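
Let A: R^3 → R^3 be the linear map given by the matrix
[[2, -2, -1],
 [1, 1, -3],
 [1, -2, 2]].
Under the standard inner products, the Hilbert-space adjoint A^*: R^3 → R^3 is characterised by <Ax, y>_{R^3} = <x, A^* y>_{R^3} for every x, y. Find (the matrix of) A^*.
A^* = A^T =
[[2, 1, 1],
 [-2, 1, -2],
 [-1, -3, 2]]

For real matrices with standard dot products, the defining identity <Ax, y> = <x, A^* y> gives (Ax)^T y = x^T (A^*) y, i.e. x^T A^T y = x^T (A^*) y. Since this holds for all x, y, we must have A^* = A^T. Therefore
A^* =
[[2, 1, 1],
 [-2, 1, -2],
 [-1, -3, 2]].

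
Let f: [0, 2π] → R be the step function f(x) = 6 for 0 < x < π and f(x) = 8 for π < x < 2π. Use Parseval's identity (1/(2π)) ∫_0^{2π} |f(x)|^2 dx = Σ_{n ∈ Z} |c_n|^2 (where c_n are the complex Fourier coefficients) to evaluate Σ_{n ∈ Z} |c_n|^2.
Σ |c_n|^2 = 50

Parseval equates the L^2 energy of f (normalised by 1/(2π)) with the ℓ^2 sum of its Fourier coefficients: (1/(2π)) ∫_0^{2π} |f|^2 = Σ |c_n|^2.
Compute the left side: (1/(2π)) [∫_0^π 6^2 dx + ∫_π^{2π} 8^2 dx] = (1/(2π)) · (36π + 64π) = (36 + 64)/2 = 50.
So Σ_{n ∈ Z} |c_n|^2 = 50.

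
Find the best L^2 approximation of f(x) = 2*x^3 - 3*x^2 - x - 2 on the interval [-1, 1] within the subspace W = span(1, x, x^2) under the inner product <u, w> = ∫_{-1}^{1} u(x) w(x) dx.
g(x) = -3*x^2 + x/5 - 2

The best approximation g ∈ W is the orthogonal projection of f onto W. Writing g = a_0 + a_1 x + a_2 x^2, the coefficients solve the normal equations G · a = b where
  G_{ij} = <φ_i, φ_j> and b_i = <f, φ_i>, with φ_0 = 1, φ_1 = x, φ_2 = x^2.
G =
  [2, 0, 2/3]
  [0, 2/3, 0]
  [2/3, 0, 2/5],
b = (-6, 2/15, -38/15).
Solving gives a_0 = -2, a_1 = 1/5, a_2 = -3, so
  g(x) = -3*x^2 + x/5 - 2.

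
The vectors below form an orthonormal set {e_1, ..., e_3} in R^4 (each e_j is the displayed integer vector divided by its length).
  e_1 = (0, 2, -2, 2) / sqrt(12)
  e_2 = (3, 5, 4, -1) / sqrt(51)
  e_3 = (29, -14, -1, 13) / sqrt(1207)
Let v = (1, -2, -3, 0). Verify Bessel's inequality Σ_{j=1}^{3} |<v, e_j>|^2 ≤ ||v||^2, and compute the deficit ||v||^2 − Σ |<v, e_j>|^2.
Σ |<v, e_j>|^2 = 738/71; ||v||^2 = 14; deficit = 256/71

Write each e_j = u_j / sqrt(<u_j, u_j>) where u_j is the displayed integer vector. Then <v, e_j> = <v, u_j> / sqrt(<u_j, u_j>), so |<v, e_j>|^2 = <v, u_j>^2 / <u_j, u_j>.
Coefficients: <v, e_1> = 2/sqrt(12), <v, e_2> = -19/sqrt(51), <v, e_3> = 60/sqrt(1207).
Square and sum: Σ |<v, e_j>|^2 = 738/71.
Compute ||v||^2 = v·v = 14.
Deficit = 14 − 738/71 = 256/71 ≥ 0, confirming Bessel's inequality. (The deficit equals ||v − Σ <v,e_j> e_j||^2, the squared distance from v to span{e_j}.)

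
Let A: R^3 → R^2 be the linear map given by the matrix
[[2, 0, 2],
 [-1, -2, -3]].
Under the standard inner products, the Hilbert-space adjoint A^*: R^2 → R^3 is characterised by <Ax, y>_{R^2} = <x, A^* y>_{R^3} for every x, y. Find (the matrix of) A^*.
A^* = A^T =
[[2, -1],
 [0, -2],
 [2, -3]]

For real matrices with standard dot products, the defining identity <Ax, y> = <x, A^* y> gives (Ax)^T y = x^T (A^*) y, i.e. x^T A^T y = x^T (A^*) y. Since this holds for all x, y, we must have A^* = A^T. Therefore
A^* =
[[2, -1],
 [0, -2],
 [2, -3]].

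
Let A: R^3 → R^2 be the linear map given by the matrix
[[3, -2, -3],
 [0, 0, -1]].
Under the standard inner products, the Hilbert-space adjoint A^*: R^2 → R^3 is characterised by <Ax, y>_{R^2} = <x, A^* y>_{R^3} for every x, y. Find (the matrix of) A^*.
A^* = A^T =
[[3, 0],
 [-2, 0],
 [-3, -1]]

For real matrices with standard dot products, the defining identity <Ax, y> = <x, A^* y> gives (Ax)^T y = x^T (A^*) y, i.e. x^T A^T y = x^T (A^*) y. Since this holds for all x, y, we must have A^* = A^T. Therefore
A^* =
[[3, 0],
 [-2, 0],
 [-3, -1]].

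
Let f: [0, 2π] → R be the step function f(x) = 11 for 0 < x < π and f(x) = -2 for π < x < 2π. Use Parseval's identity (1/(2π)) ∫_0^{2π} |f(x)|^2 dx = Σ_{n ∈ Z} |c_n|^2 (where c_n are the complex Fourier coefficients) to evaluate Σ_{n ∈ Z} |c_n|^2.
Σ |c_n|^2 = 125/2

Parseval equates the L^2 energy of f (normalised by 1/(2π)) with the ℓ^2 sum of its Fourier coefficients: (1/(2π)) ∫_0^{2π} |f|^2 = Σ |c_n|^2.
Compute the left side: (1/(2π)) [∫_0^π 11^2 dx + ∫_π^{2π} (-2)^2 dx] = (1/(2π)) · (121π + 4π) = (121 + 4)/2 = 125/2.
So Σ_{n ∈ Z} |c_n|^2 = 125/2.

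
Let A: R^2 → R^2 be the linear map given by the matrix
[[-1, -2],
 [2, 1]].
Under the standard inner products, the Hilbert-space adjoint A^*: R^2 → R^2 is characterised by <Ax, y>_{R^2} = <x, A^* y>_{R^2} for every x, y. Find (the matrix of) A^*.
A^* = A^T =
[[-1, 2],
 [-2, 1]]

For real matrices with standard dot products, the defining identity <Ax, y> = <x, A^* y> gives (Ax)^T y = x^T (A^*) y, i.e. x^T A^T y = x^T (A^*) y. Since this holds for all x, y, we must have A^* = A^T. Therefore
A^* =
[[-1, 2],
 [-2, 1]].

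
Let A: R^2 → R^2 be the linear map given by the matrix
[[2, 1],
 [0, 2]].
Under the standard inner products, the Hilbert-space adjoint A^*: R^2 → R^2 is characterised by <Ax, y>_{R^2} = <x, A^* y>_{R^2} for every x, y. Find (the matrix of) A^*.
A^* = A^T =
[[2, 0],
 [1, 2]]

For real matrices with standard dot products, the defining identity <Ax, y> = <x, A^* y> gives (Ax)^T y = x^T (A^*) y, i.e. x^T A^T y = x^T (A^*) y. Since this holds for all x, y, we must have A^* = A^T. Therefore
A^* =
[[2, 0],
 [1, 2]].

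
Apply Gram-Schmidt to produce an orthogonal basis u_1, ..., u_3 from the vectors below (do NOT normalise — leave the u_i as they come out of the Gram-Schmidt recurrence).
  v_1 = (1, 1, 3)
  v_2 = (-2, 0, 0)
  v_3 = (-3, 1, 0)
Orthogonal basis:
  u_1 = (1, 1, 3)
  u_2 = (-20/11, 2/11, 6/11)
  u_3 = (0, 9/10, -3/10)

Apply the Gram-Schmidt recurrence
  u_1 = v_1
  u_i = v_i − Σ_{j<i} ((v_i · u_j) / (u_j · u_j)) · u_j.

Step by step this gives:
  u_1 = (1, 1, 3)
  u_2 = (-20/11, 2/11, 6/11)
  u_3 = (0, 9/10, -3/10)

Orthogonality check:
  u_2 · u_1 = 0 (should be 0)
  u_3 · u_1 = 0 (should be 0)
  u_3 · u_2 = 0 (should be 0)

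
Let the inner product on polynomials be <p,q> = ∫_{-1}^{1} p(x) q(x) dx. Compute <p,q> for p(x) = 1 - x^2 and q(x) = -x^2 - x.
<p,q> = -4/15

Expand the product: p(x)·q(x) = x^4 + x^3 - x^2 - x.
∫_{-1}^{1} of each monomial x^k gives [2/(k+1) if k even, 0 if k odd]. Integrating term-by-term (or equivalently evaluating the antiderivative F(x) = x^5/5 + x^4/4 - x^3/3 - x^2/2 at the endpoints):
  F(1) − F(−1) = -23/60 − (-7/60) = -4/15.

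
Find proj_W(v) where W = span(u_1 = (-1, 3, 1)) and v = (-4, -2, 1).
proj_W(v) = (1/11, -3/11, -1/11)

Set up U = [u_1 | ... | u_1] ∈ R^(3×1). The projector onto W = col(U) is P = U (U^T U)^(-1) U^T.
Compute U^T U =
  [11],
and U^T v = (-1).
Solve U^T U · c = U^T v for the coefficients: c = (-1/11). The projection is proj_W(v) = U c.
Check: (v - proj_W(v)) · u_1 = 0  (should be 0).
Result: proj_W(v) = (1/11, -3/11, -1/11).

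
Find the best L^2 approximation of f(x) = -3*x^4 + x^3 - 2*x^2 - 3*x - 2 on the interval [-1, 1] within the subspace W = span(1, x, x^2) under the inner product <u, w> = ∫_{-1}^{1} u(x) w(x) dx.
g(x) = -32*x^2/7 - 12*x/5 - 61/35

The best approximation g ∈ W is the orthogonal projection of f onto W. Writing g = a_0 + a_1 x + a_2 x^2, the coefficients solve the normal equations G · a = b where
  G_{ij} = <φ_i, φ_j> and b_i = <f, φ_i>, with φ_0 = 1, φ_1 = x, φ_2 = x^2.
G =
  [2, 0, 2/3]
  [0, 2/3, 0]
  [2/3, 0, 2/5],
b = (-98/15, -8/5, -314/105).
Solving gives a_0 = -61/35, a_1 = -12/5, a_2 = -32/7, so
  g(x) = -32*x^2/7 - 12*x/5 - 61/35.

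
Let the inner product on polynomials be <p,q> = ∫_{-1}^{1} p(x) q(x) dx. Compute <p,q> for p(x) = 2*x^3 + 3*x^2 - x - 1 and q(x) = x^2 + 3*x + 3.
<p,q> = 14/15

Expand the product: p(x)·q(x) = 2*x^5 + 9*x^4 + 14*x^3 + 5*x^2 - 6*x - 3.
∫_{-1}^{1} of each monomial x^k gives [2/(k+1) if k even, 0 if k odd]. Integrating term-by-term (or equivalently evaluating the antiderivative F(x) = x^6/3 + 9*x^5/5 + 7*x^4/2 + 5*x^3/3 - 3*x^2 - 3*x at the endpoints):
  F(1) − F(−1) = 13/10 − (11/30) = 14/15.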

++++++++++

ACTIVITY: Beginning with the line that contains "x^2 + 3*x + 3.", retype every remaining line of the listing exactly, ending with the last one.

RESPONSE TO THIS TASK:
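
Let the inner product on polynomials be <p,q> = ∫_{-1}^{1} p(x) q(x) dx. Compute <p,q> for p(x) = 2*x^3 + 3*x^2 - x - 1 and q(x) = x^2 + 3*x + 3.
<p,q> = 14/15

Expand the product: p(x)·q(x) = 2*x^5 + 9*x^4 + 14*x^3 + 5*x^2 - 6*x - 3.
∫_{-1}^{1} of each monomial x^k gives [2/(k+1) if k even, 0 if k odd]. Integrating term-by-term (or equivalently evaluating the antiderivative F(x) = x^6/3 + 9*x^5/5 + 7*x^4/2 + 5*x^3/3 - 3*x^2 - 3*x at the endpoints):
  F(1) − F(−1) = 13/10 − (11/30) = 14/15.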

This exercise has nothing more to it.